■ Work to complete ■
Could you reproduce the lines below from the one with "Answer: 2*sqrt(232485) ≈ 964.33" through the one with "What is (51903"? Keep both ends and add nothing.

****************************************

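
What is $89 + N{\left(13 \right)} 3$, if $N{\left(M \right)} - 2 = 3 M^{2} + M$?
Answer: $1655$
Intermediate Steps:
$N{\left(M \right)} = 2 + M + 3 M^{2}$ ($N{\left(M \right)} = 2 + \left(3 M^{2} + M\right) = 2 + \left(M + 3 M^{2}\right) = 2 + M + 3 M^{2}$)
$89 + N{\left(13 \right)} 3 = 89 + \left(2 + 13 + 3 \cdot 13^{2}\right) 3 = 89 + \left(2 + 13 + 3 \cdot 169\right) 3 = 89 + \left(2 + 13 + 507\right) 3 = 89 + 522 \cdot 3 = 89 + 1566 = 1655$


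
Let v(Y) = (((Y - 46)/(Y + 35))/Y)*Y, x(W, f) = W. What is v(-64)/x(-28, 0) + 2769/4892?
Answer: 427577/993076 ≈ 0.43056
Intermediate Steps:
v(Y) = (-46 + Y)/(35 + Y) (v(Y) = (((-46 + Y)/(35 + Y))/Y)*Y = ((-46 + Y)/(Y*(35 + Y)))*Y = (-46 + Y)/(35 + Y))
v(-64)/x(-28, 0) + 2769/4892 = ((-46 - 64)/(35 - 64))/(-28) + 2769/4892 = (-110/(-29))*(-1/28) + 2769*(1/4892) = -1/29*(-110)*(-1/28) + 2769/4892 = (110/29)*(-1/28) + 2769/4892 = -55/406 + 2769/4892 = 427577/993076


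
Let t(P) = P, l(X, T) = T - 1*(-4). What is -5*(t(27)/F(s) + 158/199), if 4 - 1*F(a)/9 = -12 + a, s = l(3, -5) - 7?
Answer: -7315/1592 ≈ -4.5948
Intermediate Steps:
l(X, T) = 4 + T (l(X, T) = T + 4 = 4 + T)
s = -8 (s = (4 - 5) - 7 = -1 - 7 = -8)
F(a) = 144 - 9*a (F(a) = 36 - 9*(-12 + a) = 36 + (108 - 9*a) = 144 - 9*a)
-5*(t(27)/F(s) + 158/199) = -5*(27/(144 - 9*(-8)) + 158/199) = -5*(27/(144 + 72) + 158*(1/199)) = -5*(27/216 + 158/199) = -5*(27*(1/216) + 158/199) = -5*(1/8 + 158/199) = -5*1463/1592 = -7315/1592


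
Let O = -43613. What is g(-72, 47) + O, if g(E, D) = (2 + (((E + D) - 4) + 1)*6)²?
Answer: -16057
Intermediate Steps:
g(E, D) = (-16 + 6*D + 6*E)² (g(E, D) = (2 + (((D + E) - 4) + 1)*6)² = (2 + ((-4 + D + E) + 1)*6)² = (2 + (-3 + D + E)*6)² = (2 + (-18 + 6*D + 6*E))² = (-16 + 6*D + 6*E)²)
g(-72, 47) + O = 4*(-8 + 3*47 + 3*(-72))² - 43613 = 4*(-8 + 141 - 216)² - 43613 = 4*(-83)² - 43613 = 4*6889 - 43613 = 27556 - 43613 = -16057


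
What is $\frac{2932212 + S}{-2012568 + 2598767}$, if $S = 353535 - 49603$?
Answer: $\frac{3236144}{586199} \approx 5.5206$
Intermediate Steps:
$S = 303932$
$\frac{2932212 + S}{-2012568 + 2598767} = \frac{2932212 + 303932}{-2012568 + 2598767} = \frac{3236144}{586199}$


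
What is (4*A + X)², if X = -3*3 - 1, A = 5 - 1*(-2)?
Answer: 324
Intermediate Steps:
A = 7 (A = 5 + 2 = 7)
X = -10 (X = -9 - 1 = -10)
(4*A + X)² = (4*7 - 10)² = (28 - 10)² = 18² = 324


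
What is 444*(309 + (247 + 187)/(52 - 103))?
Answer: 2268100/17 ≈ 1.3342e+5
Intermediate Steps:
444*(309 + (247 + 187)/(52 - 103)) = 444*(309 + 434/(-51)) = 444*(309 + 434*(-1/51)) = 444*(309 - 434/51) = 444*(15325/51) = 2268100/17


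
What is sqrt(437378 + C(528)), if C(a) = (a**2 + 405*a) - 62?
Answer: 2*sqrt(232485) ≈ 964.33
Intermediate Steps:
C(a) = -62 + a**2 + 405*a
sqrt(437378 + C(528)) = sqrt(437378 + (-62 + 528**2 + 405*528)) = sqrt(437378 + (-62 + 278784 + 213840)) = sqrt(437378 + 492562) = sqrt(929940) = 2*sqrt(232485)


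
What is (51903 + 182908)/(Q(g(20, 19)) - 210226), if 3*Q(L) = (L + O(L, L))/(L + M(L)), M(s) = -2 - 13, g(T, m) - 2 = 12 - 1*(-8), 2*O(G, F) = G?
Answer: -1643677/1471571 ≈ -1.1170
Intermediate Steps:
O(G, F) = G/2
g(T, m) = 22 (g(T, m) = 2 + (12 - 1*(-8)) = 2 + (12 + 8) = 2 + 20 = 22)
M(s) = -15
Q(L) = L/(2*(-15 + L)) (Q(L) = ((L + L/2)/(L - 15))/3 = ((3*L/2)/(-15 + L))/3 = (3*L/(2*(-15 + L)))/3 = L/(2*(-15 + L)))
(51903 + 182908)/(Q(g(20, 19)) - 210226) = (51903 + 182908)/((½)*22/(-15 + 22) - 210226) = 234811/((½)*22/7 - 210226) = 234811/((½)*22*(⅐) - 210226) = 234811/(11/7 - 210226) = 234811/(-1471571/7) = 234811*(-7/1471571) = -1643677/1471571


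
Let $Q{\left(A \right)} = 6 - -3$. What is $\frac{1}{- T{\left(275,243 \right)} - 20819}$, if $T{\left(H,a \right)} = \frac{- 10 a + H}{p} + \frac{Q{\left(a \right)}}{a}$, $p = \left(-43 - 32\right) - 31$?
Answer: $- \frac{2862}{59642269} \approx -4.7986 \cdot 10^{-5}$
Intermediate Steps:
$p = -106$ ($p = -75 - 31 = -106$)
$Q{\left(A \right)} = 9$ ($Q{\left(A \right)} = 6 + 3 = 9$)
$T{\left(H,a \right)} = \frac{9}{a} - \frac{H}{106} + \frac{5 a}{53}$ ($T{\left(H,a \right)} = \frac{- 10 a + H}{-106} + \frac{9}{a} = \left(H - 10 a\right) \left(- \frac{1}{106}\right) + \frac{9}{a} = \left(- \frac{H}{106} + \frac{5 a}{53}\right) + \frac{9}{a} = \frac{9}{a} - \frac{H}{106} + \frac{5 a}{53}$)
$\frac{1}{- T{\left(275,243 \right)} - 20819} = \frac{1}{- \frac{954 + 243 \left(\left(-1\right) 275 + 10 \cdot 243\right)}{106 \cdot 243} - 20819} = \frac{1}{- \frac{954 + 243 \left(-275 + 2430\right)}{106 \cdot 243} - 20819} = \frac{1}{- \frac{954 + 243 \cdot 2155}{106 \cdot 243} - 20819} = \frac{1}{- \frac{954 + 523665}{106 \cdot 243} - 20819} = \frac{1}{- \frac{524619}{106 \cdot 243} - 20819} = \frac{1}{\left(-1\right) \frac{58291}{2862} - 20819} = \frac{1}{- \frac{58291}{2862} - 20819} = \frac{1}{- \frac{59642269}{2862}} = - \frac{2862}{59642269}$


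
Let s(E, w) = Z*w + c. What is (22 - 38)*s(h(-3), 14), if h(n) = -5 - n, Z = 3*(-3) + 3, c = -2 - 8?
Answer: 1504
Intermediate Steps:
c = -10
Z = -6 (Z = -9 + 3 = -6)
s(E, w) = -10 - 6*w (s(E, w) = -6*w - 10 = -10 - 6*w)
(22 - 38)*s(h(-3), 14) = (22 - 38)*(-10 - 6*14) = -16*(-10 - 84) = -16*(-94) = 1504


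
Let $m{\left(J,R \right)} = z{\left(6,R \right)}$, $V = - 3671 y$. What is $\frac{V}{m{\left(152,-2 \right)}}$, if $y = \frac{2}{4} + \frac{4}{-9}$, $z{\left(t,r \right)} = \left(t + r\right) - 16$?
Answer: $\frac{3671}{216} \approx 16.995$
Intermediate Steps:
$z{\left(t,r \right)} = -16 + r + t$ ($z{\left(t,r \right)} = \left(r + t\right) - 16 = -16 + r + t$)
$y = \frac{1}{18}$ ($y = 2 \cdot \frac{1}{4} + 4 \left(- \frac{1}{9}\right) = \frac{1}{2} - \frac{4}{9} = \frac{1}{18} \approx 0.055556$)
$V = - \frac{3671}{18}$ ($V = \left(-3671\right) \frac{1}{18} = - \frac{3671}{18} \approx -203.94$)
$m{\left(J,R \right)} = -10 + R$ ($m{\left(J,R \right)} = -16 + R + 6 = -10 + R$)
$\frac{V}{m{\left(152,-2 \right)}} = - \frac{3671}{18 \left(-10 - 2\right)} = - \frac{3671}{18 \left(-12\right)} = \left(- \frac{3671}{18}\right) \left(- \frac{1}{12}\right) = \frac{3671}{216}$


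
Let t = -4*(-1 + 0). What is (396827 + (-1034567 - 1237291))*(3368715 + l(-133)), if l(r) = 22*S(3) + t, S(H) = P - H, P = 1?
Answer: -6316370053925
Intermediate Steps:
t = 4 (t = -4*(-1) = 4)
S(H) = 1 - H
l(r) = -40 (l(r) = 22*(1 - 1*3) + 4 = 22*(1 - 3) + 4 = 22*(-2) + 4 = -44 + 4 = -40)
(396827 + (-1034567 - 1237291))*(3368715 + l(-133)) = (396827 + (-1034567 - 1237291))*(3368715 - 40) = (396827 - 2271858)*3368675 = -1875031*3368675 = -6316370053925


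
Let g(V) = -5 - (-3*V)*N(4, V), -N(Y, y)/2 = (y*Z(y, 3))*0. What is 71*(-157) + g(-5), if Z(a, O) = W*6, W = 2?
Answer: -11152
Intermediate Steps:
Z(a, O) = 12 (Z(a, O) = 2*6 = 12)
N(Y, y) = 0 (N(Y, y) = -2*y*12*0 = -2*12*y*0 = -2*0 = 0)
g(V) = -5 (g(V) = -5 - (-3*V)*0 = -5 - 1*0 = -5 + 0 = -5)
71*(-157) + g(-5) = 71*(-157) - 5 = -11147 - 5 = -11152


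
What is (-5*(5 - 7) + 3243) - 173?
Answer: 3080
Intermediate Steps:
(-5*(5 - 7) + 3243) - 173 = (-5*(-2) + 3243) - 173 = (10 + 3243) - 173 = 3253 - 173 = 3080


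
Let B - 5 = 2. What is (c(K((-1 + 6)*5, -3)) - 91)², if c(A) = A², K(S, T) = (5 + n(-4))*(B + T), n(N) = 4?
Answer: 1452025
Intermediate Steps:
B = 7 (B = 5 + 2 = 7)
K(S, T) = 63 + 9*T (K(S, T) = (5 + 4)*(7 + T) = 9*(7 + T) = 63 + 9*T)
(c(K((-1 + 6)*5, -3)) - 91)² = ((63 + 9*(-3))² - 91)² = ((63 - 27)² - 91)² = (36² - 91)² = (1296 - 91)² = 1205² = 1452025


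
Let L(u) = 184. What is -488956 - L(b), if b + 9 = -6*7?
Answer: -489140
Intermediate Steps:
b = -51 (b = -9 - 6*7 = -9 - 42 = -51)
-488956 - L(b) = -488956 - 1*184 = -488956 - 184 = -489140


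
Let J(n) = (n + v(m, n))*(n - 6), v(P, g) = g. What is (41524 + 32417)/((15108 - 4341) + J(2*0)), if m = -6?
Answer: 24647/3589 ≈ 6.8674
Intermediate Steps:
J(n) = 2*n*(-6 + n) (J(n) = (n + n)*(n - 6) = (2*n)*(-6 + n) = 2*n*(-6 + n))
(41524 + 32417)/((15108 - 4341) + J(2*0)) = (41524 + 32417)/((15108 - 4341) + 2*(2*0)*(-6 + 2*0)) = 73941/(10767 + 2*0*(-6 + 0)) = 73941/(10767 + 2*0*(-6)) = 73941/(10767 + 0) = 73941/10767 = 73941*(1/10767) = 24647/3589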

****************************************

■ Problem solution ■
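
Answer: 2*sqrt(232485) ≈ 964.33
Intermediate Steps:
C(a) = -62 + a**2 + 405*a
sqrt(437378 + C(528)) = sqrt(437378 + (-62 + 528**2 + 405*528)) = sqrt(437378 + (-62 + 278784 + 213840)) = sqrt(437378 + 492562) = sqrt(929940) = 2*sqrt(232485)


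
What is (51903 + 182908)/(Q(g(20, 19)) - 210226), if 3*Q(L) = (L + O(L, L))/(L + M(L)), M(s) = -2 - 13, g(T, m) - 2 = 12 - 1*(-8), 2*O(G, F) = G?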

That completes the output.